START The records

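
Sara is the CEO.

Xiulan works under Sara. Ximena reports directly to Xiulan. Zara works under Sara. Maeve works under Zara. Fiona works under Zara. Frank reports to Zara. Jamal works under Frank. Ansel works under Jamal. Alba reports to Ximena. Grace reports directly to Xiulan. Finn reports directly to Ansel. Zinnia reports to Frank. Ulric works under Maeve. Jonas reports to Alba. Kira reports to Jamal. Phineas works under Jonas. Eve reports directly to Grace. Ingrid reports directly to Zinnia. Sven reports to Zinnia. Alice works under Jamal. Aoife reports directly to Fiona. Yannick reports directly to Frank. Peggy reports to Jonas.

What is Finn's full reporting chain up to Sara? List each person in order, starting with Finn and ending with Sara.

Finn -> Ansel -> Jamal -> Frank -> Zara -> Sara

Finn reports to Ansel. Ansel reports to Jamal. Jamal reports to Frank. Frank reports to Zara. Zara reports to Sara. Sara is at the top.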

END The records

Your task ->
You are asked to reproduce word for word the line containing "What is Finn's" and every subsequent line through the end of the entries.

Answer box ->
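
What is Finn's full reporting chain up to Sara? List each person in order, starting with Finn and ending with Sara.

Finn -> Ansel -> Jamal -> Frank -> Zara -> Sara

Finn reports to Ansel. Ansel reports to Jamal. Jamal reports to Frank. Frank reports to Zara. Zara reports to Sara. Sara is at the top.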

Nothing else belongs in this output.